→ Exercise directions: From the line that contains "The following are" to the last line of the records below, retype each line exactly; leave out everything else.

→ Records for this task:
[Start of section]

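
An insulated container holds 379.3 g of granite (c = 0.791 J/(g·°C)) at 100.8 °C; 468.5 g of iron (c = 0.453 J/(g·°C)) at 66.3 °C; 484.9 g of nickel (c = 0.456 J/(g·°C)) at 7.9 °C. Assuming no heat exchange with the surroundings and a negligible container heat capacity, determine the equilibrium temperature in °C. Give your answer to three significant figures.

T_f = 62.8 °C

Σ mᵢcᵢ(T − Tᵢ) = 0  ⇒  T = Σ mᵢcᵢTᵢ / Σ mᵢcᵢ
Σ mᵢcᵢ = 379.3×0.791 + 468.5×0.453 + 484.9×0.456 = 733.3712
Σ mᵢcᵢTᵢ = 300.0263×100.8 + 212.2305×66.3 + 221.1144×7.9 = 46060
T = 46060 / 733.3712 = 62.81 °C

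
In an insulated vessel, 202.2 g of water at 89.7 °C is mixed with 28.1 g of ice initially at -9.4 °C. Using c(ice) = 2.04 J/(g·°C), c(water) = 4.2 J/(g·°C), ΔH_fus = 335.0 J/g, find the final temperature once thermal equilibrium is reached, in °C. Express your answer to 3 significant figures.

T_f = 68.5 °C

Heat to bring ice to 0 °C and melt it: q₁ = 28.1×2.04×9.4 + 28.1×335.0 = 9952.3 J
Heat the water can supply cooling to 0 °C: 202.2×4.2×89.7 = 76176.8 J > q₁, so all ice melts.
Energy balance: 202.2×4.2×(89.7 − T) = 9952.3 + 28.1×4.2×(T − 0)
849.24(89.7 − T) = 9952.3 + 118.02 T
76176.8 − 9952.3 = 967.26 T
T = 66224.5 / 967.26 = 68.47 °C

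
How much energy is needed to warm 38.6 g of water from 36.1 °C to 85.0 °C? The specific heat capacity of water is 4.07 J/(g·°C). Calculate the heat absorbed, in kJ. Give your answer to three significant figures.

q = m c ΔT = 38.6 × 4.07 × (85.0 − 36.1)
q = 38.6 × 4.07 × 48.9 = 7682 J = 7.68 kJ

q = 7.68 kJ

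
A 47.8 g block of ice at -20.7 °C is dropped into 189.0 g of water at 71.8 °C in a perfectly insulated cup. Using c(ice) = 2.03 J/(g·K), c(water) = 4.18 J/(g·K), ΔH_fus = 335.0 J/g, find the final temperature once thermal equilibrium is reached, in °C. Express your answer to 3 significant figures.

T_f = 39.1 °C

Heat to bring ice to 0 °C and melt it: q₁ = 47.8×2.03×20.7 + 47.8×335.0 = 18022 J
Heat the water can supply cooling to 0 °C: 189.0×4.18×71.8 = 56723.4 J > q₁, so all ice melts.
Energy balance: 189.0×4.18×(71.8 − T) = 18022 + 47.8×4.18×(T − 0)
790.02(71.8 − T) = 18022 + 199.804 T
56723.4 − 18022 = 989.824 T
T = 38701.4 / 989.824 = 39.10 °C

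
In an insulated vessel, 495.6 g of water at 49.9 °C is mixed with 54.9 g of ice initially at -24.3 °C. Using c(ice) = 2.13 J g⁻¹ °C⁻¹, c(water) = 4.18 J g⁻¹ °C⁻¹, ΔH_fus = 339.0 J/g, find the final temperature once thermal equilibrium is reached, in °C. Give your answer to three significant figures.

T_f = 35.6 °C

Heat to bring ice to 0 °C and melt it: q₁ = 54.9×2.13×24.3 + 54.9×339.0 = 21453 J
Heat the water can supply cooling to 0 °C: 495.6×4.18×49.9 = 103373 J > q₁, so all ice melts.
Energy balance: 495.6×4.18×(49.9 − T) = 21453 + 54.9×4.18×(T − 0)
2071.608(49.9 − T) = 21453 + 229.482 T
103373 − 21453 = 2301.090 T
T = 81920 / 2301.090 = 35.60 °C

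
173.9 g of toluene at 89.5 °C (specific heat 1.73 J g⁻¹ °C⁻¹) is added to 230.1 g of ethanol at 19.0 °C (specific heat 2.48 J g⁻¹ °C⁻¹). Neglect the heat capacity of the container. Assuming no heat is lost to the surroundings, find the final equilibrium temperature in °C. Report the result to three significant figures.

T_f = 43.3 °C

Heat lost by toluene = heat gained by ethanol.
(173.9)(1.73)(89.5 − T) = (230.1)(2.48)(T − 19.0)
300.847 (89.5 − T) = 570.648 (T − 19.0)
26926 − 300.847 T = 570.648 T − 10842
37768 = 871.495 T
T = 43.34 °C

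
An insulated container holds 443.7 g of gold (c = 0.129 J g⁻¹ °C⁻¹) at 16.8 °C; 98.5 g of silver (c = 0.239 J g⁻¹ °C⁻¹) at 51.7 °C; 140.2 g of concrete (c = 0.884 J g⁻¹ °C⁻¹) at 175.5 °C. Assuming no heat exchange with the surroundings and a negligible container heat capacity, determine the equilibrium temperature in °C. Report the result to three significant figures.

Σ mᵢcᵢ(T − Tᵢ) = 0  ⇒  T = Σ mᵢcᵢTᵢ / Σ mᵢcᵢ
Σ mᵢcᵢ = 443.7×0.129 + 98.5×0.239 + 140.2×0.884 = 204.7156
Σ mᵢcᵢTᵢ = 57.2373×16.8 + 23.5415×51.7 + 123.9368×175.5 = 23930
T = 23930 / 204.7156 = 116.9 °C

T_f = 117 °C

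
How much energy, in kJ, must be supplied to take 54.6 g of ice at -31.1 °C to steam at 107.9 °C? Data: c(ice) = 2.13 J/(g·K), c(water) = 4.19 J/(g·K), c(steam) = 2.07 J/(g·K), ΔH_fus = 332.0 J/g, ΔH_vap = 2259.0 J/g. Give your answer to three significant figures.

q1 (heat ice -31.1→0.0 °C): 54.6 × 2.13 × 31.1 = 3617 J
q2 (melt at 0 °C): 54.6 × 332.0 = 18127 J
q3 (heat water 0.0→100.0 °C): 54.6 × 4.19 × 100.0 = 22877 J
q4 (vaporize at 100 °C): 54.6 × 2259.0 = 123341 J
q5 (heat steam 100.0→107.9 °C): 54.6 × 2.07 × 7.9 = 893 J
Total: 3617 + 18127 + 22877 + 123341 + 893 = 168855 J = 169 kJ

q = 169 kJ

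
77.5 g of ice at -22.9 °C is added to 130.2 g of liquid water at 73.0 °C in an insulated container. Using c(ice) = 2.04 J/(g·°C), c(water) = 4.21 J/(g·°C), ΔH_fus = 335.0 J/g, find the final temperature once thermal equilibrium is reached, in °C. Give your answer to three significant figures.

Heat to bring ice to 0 °C and melt it: q₁ = 77.5×2.04×22.9 + 77.5×335.0 = 29583 J
Heat the water can supply cooling to 0 °C: 130.2×4.21×73.0 = 40014.4 J > q₁, so all ice melts.
Energy balance: 130.2×4.21×(73.0 − T) = 29583 + 77.5×4.21×(T − 0)
548.142(73.0 − T) = 29583 + 326.275 T
40014.4 − 29583 = 874.417 T
T = 10431.4 / 874.417 = 11.93 °C

T_f = 11.9 °C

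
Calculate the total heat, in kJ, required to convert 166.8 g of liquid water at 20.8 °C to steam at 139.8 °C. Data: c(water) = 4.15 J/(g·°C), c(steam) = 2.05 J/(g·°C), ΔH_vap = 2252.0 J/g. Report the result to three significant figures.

q1 (heat water 20.8→100.0 °C): 166.8 × 4.15 × 79.2 = 54824 J
q2 (vaporize at 100 °C): 166.8 × 2252.0 = 375634 J
q3 (heat steam 100.0→139.8 °C): 166.8 × 2.05 × 39.8 = 13609 J
Total: 54824 + 375634 + 13609 = 444067 J = 444 kJ

q = 444 kJ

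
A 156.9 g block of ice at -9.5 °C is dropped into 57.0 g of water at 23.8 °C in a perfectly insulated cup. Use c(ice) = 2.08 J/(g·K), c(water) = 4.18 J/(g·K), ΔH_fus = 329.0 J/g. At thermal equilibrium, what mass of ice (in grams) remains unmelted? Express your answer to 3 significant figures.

m_ice remaining = 149 g

Heat to warm all ice to 0 °C: 156.9×2.08×9.5 = 3100.3 J
Heat released by water cooling to 0 °C: 57.0×4.18×23.8 = 5670.6 J
5670.6 J < 3100.3 + 156.9×329.0 = 54720.4 J, so not all ice melts; final T = 0 °C.
Heat left for melting: 5670.6 − 3100.3 = 2570.3 J
Mass melted = 2570.3 / 329.0 = 7.812 g
Ice remaining = 156.9 − 7.812 = 149.088 g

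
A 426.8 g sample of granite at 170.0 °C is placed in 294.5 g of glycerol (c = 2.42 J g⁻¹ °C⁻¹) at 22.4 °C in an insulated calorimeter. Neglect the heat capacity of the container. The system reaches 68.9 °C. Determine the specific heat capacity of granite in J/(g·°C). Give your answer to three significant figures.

q_gained = (294.5 × 2.42) × (68.9 − 22.4) = 33140 J
q_lost = 426.8 × c × (170.0 − 68.9) = 43149.48 c
Set equal: c = 33140 / 43149.48 = 0.768 J/(g·°C)

c = 0.768 J/(g·°C)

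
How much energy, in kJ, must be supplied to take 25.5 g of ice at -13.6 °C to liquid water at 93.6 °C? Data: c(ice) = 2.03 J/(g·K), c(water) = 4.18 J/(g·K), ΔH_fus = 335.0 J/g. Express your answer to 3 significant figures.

q1 (heat ice -13.6→0.0 °C): 25.5 × 2.03 × 13.6 = 704 J
q2 (melt at 0 °C): 25.5 × 335.0 = 8543 J
q3 (heat water 0.0→93.6 °C): 25.5 × 4.18 × 93.6 = 9977 J
Total: 704 + 8543 + 9977 = 19224 J = 19.2 kJ

q = 19.2 kJ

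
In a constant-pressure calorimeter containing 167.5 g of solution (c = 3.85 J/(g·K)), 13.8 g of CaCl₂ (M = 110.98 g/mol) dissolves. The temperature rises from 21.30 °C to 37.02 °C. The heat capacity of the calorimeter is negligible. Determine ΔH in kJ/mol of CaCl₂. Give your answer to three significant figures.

ΔH = -81.5 kJ/mol

|ΔT| = |37.02 − 21.30| = 15.72 °C
|q_surr| = (167.5 × 3.85) × 15.72 = 644.875 × 15.72 = 10137 J
n(CaCl₂) = 13.8 / 110.98 = 0.12435 mol
Temperature rose, so q_rxn = −|q_surr| = -10.137 kJ
ΔH = q_rxn / n = -81.52 kJ/mol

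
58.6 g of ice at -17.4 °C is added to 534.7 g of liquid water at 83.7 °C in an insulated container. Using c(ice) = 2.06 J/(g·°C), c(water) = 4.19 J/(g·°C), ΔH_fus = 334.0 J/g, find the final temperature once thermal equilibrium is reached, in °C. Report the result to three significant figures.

Heat to bring ice to 0 °C and melt it: q₁ = 58.6×2.06×17.4 + 58.6×334.0 = 21673 J
Heat the water can supply cooling to 0 °C: 534.7×4.19×83.7 = 187521 J > q₁, so all ice melts.
Energy balance: 534.7×4.19×(83.7 − T) = 21673 + 58.6×4.19×(T − 0)
2240.393(83.7 − T) = 21673 + 245.534 T
187521 − 21673 = 2485.927 T
T = 165848 / 2485.927 = 66.71 °C

T_f = 66.7 °C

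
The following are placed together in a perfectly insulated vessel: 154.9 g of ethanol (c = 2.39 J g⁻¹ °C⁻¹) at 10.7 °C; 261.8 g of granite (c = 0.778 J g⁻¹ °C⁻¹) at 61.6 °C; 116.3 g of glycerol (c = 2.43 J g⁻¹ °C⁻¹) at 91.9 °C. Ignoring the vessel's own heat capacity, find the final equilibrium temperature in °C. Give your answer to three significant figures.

T_f = 49.6 °C

Σ mᵢcᵢ(T − Tᵢ) = 0  ⇒  T = Σ mᵢcᵢTᵢ / Σ mᵢcᵢ
Σ mᵢcᵢ = 154.9×2.39 + 261.8×0.778 + 116.3×2.43 = 856.5004
Σ mᵢcᵢTᵢ = 370.211×10.7 + 203.6804×61.6 + 282.609×91.9 = 42480
T = 42480 / 856.5004 = 49.60 °C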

[End of section]

→ Exercise answer:
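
The following are placed together in a perfectly insulated vessel: 154.9 g of ethanol (c = 2.39 J g⁻¹ °C⁻¹) at 10.7 °C; 261.8 g of granite (c = 0.778 J g⁻¹ °C⁻¹) at 61.6 °C; 116.3 g of glycerol (c = 2.43 J g⁻¹ °C⁻¹) at 91.9 °C. Ignoring the vessel's own heat capacity, find the final equilibrium temperature in °C. Give your answer to three significant figures.

T_f = 49.6 °C

Σ mᵢcᵢ(T − Tᵢ) = 0  ⇒  T = Σ mᵢcᵢTᵢ / Σ mᵢcᵢ
Σ mᵢcᵢ = 154.9×2.39 + 261.8×0.778 + 116.3×2.43 = 856.5004
Σ mᵢcᵢTᵢ = 370.211×10.7 + 203.6804×61.6 + 282.609×91.9 = 42480
T = 42480 / 856.5004 = 49.60 °C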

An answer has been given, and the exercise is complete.